*** Supplied material ***

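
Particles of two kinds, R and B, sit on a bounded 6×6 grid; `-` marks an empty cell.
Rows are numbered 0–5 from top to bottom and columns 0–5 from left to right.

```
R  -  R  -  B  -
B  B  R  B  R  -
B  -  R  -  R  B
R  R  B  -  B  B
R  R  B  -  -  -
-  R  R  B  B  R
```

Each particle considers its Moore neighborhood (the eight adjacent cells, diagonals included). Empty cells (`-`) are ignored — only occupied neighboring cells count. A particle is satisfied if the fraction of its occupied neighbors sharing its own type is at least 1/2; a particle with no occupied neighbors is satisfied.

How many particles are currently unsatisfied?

10

Row 0: (0,0)R 0/2 unhappy · (0,2)R 1/3 unhappy · (0,4)B 1/2 ok
Row 1: (1,0)B 2/3 ok · (1,1)B 2/6 unhappy · (1,2)R 2/4 ok · (1,3)B 1/6 unhappy · (1,4)R 1/4 unhappy
Row 2: (2,0)B 2/4 ok · (2,2)R 2/5 unhappy · (2,4)R 1/5 unhappy · (2,5)B 2/4 ok
Row 3: (3,0)R 3/4 ok · (3,1)R 4/7 ok · (3,2)B 1/4 unhappy · (3,4)B 2/3 ok · (3,5)B 2/3 ok
Row 4: (4,0)R 4/4 ok · (4,1)R 5/7 ok · (4,2)B 2/6 unhappy
Row 5: (5,1)R 3/4 ok · (5,2)R 2/4 ok · (5,3)B 2/3 ok · (5,4)B 1/2 ok · (5,5)R 0/1 unhappy
Unsatisfied: (0,0), (0,2), (1,1), (1,3), (1,4), (2,2), (2,4), (3,2), (4,2), (5,5) — 10 in total.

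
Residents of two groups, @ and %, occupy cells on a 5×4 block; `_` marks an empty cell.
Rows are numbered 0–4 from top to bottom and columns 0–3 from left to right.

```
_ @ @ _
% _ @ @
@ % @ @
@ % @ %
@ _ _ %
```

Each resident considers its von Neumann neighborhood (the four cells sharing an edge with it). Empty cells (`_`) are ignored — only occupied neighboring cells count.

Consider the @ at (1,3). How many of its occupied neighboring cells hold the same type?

Occupied neighbors of (1,3): (2,3)=@, (1,2)=@.
Same type (@): 2 of 2.

2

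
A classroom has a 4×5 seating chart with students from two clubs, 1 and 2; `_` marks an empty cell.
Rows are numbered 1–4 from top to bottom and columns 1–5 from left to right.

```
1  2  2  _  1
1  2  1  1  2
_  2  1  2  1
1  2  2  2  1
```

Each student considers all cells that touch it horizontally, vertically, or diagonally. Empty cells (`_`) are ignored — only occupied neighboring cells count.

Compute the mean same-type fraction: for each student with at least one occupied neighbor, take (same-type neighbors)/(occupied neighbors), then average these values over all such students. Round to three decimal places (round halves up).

(1,1)1 1/3
(1,2)2 2/5
(1,3)2 2/4
(1,5)1 1/2
(2,1)1 1/4
(2,2)2 3/7
(2,3)1 2/7
(2,4)1 4/7
(2,5)2 1/4
(3,2)2 3/7
(3,3)1 2/8
(3,4)2 3/8
(3,5)1 2/5
(4,1)1 0/2
(4,2)2 2/4
(4,3)2 4/5
(4,4)2 2/5
(4,5)1 1/3
Sum over 18 students: 1/3 + 2/5 + 2/4 + 1/2 + 1/4 + 3/7 + 2/7 + 4/7 + 1/4 + 3/7 + 2/8 + 3/8 + 2/5 + 0/2 + 2/4 + 4/5 + 2/5 + 1/3 = 1177/168; mean = 1177/168 ÷ 18 = 1177/3024 = 0.389219… → 0.389.

0.389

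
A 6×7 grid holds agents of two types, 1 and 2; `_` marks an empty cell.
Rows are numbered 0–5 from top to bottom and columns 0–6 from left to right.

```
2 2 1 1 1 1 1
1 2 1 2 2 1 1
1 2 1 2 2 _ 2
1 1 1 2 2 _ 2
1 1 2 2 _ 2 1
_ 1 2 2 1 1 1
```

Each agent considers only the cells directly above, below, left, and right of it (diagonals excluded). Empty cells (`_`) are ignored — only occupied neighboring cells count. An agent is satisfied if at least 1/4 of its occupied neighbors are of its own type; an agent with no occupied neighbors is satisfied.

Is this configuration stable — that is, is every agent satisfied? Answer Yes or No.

No

Row 0: (0,0)2 1/2 ✓ · (0,1)2 2/3 ✓ · (0,2)1 2/3 ✓ · (0,3)1 2/3 ✓ · (0,4)1 2/3 ✓ · (0,5)1 3/3 ✓ · (0,6)1 2/2 ✓
Row 1: (1,0)1 1/3 ✓ · (1,1)2 2/4 ✓ · (1,2)1 2/4 ✓ · (1,3)2 2/4 ✓ · (1,4)2 2/4 ✓ · (1,5)1 2/3 ✓ · (1,6)1 2/3 ✓
Row 2: (2,0)1 2/3 ✓ · (2,1)2 1/4 ✓ · (2,2)1 2/4 ✓ · (2,3)2 3/4 ✓ · (2,4)2 3/3 ✓ · (2,6)2 1/2 ✓
Row 3: (3,0)1 3/3 ✓ · (3,1)1 3/4 ✓ · (3,2)1 2/4 ✓ · (3,3)2 3/4 ✓ · (3,4)2 2/2 ✓ · (3,6)2 1/2 ✓
Row 4: (4,0)1 2/2 ✓ · (4,1)1 3/4 ✓ · (4,2)2 2/4 ✓ · (4,3)2 3/3 ✓ · (4,5)2 0/2 ✗ · (4,6)1 1/3 ✓
Row 5: (5,1)1 1/2 ✓ · (5,2)2 2/3 ✓ · (5,3)2 2/3 ✓ · (5,4)1 1/2 ✓ · (5,5)1 2/3 ✓ · (5,6)1 2/2 ✓
For instance (4,5) has only 0/2 same-type neighbors, below 1/4.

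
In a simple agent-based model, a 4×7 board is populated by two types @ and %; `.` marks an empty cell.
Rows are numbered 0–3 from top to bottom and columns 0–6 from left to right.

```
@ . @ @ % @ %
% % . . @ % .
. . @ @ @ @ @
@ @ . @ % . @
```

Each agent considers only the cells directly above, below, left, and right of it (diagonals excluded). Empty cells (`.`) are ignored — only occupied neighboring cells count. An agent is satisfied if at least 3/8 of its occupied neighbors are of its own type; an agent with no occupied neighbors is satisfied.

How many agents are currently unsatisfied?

7

Row 0: (0,0)@ 0/1 not · (0,2)@ 1/1 satisfied · (0,3)@ 1/2 satisfied · (0,4)% 0/3 not · (0,5)@ 0/3 not · (0,6)% 0/1 not
Row 1: (1,0)% 1/2 satisfied · (1,1)% 1/1 satisfied · (1,4)@ 1/3 not · (1,5)% 0/3 not
Row 2: (2,2)@ 1/1 satisfied · (2,3)@ 3/3 satisfied · (2,4)@ 3/4 satisfied · (2,5)@ 2/3 satisfied · (2,6)@ 2/2 satisfied
Row 3: (3,0)@ 1/1 satisfied · (3,1)@ 1/1 satisfied · (3,3)@ 1/2 satisfied · (3,4)% 0/2 not · (3,6)@ 1/1 satisfied
Unsatisfied: (0,0), (0,4), (0,5), (0,6), (1,4), (1,5), (3,4) — 7 in total.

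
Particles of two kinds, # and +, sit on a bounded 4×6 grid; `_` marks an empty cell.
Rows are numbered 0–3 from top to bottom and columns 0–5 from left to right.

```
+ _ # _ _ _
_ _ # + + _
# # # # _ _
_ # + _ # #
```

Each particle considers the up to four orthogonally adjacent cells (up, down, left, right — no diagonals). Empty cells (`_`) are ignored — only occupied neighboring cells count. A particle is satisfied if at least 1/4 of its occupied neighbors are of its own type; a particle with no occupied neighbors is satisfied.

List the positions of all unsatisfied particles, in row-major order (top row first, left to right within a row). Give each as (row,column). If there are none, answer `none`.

Row 0: (0,0)+ 0/0 ✓ · (0,2)# 1/1 ✓
Row 1: (1,2)# 2/3 ✓ · (1,3)+ 1/3 ✓ · (1,4)+ 1/1 ✓
Row 2: (2,0)# 1/1 ✓ · (2,1)# 3/3 ✓ · (2,2)# 3/4 ✓ · (2,3)# 1/2 ✓
Row 3: (3,1)# 1/2 ✓ · (3,2)+ 0/2 ✗ · (3,4)# 1/1 ✓ · (3,5)# 1/1 ✓

(3,2)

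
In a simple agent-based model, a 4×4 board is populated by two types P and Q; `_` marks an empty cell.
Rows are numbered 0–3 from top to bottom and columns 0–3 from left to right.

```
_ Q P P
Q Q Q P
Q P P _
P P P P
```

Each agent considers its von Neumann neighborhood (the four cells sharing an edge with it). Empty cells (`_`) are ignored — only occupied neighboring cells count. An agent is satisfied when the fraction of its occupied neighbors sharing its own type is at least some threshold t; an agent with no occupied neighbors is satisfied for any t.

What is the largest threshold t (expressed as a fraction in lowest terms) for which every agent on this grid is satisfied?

(0,1)Q 1/2
(0,2)P 1/3
(0,3)P 2/2
(1,0)Q 2/2
(1,1)Q 3/4
(1,2)Q 1/4
(1,3)P 1/2
(2,0)Q 1/3
(2,1)P 2/4
(2,2)P 2/3
(3,0)P 1/2
(3,1)P 3/3
(3,2)P 3/3
(3,3)P 1/1
The smallest same-type fraction is 1/4 at (1,2), which reduces to 1/4. Any threshold above that leaves this agent unsatisfied.

1/4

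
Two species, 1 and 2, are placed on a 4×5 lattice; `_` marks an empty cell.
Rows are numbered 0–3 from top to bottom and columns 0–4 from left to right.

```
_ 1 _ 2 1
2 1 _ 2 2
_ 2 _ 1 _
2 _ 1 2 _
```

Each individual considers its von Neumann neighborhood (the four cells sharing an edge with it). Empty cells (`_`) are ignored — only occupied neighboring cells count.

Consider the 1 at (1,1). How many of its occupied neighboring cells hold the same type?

1

Occupied neighbors of (1,1): (0,1)=1, (2,1)=2, (1,0)=2.
Same type (1): 1 of 3.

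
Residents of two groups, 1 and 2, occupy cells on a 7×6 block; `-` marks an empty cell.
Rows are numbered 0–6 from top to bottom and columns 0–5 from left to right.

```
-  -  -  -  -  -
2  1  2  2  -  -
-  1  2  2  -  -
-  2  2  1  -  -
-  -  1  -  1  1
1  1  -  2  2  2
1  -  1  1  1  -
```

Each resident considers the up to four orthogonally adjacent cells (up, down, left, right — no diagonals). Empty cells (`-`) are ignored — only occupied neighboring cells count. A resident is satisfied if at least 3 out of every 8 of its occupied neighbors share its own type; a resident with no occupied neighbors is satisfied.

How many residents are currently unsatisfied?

5

Row 1: (1,0)2 0/1 unhappy · (1,1)1 1/3 unhappy · (1,2)2 2/3 ok · (1,3)2 2/2 ok
Row 2: (2,1)1 1/3 unhappy · (2,2)2 3/4 ok · (2,3)2 2/3 ok
Row 3: (3,1)2 1/2 ok · (3,2)2 2/4 ok · (3,3)1 0/2 unhappy
Row 4: (4,2)1 0/1 unhappy · (4,4)1 1/2 ok · (4,5)1 1/2 ok
Row 5: (5,0)1 2/2 ok · (5,1)1 1/1 ok · (5,3)2 1/2 ok · (5,4)2 2/4 ok · (5,5)2 1/2 ok
Row 6: (6,0)1 1/1 ok · (6,2)1 1/1 ok · (6,3)1 2/3 ok · (6,4)1 1/2 ok
Unsatisfied: (1,0), (1,1), (2,1), (3,3), (4,2) — 5 in total.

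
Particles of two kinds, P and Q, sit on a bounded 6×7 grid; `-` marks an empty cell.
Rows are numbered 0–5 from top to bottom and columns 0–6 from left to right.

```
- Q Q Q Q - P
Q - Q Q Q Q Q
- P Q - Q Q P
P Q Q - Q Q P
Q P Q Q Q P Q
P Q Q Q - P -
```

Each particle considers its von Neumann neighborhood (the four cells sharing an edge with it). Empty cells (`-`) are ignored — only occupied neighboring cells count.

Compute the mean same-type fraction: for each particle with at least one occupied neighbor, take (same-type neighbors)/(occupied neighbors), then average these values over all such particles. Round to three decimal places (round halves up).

Row 0: (0,1)Q 1/1 · (0,2)Q 3/3 · (0,3)Q 3/3 · (0,4)Q 2/2 · (0,6)P 0/1
Row 1: (1,0)Q — no occupied neighbors · (1,2)Q 3/3 · (1,3)Q 3/3 · (1,4)Q 4/4 · (1,5)Q 3/3 · (1,6)Q 1/3
Row 2: (2,1)P 0/2 · (2,2)Q 2/3 · (2,4)Q 3/3 · (2,5)Q 3/4 · (2,6)P 1/3
Row 3: (3,0)P 0/2 · (3,1)Q 1/4 · (3,2)Q 3/3 · (3,4)Q 3/3 · (3,5)Q 2/4 · (3,6)P 1/3
Row 4: (4,0)Q 0/3 · (4,1)P 0/4 · (4,2)Q 3/4 · (4,3)Q 3/3 · (4,4)Q 2/3 · (4,5)P 1/4 · (4,6)Q 0/2
Row 5: (5,0)P 0/2 · (5,1)Q 1/3 · (5,2)Q 3/3 · (5,3)Q 2/2 · (5,5)P 1/1
Sum over 33 particles: 1/1 + 3/3 + 3/3 + 2/2 + 0/1 + 3/3 + 3/3 + 4/4 + 3/3 + 1/3 + 0/2 + 2/3 + 3/3 + 3/4 + 1/3 + 0/2 + 1/4 + 3/3 + 3/3 + 2/4 + 1/3 + 0/3 + 0/4 + 3/4 + 3/3 + 2/3 + 1/4 + 0/2 + 0/2 + 1/3 + 3/3 + 2/2 + 1/1 = 121/6; mean = 121/6 ÷ 33 = 11/18 = 0.611111… → 0.611.

0.611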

*** End of Supplied material ***

# Task to complete
Return every line above in which the string "populated" occurs.

# Output of the exercise
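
In a simple agent-based model, a 4×7 board is populated by two types @ and %; `.` marks an empty cell.
In a simple agent-based model, a 4×4 board is populated by two types P and Q; `_` marks an empty cell.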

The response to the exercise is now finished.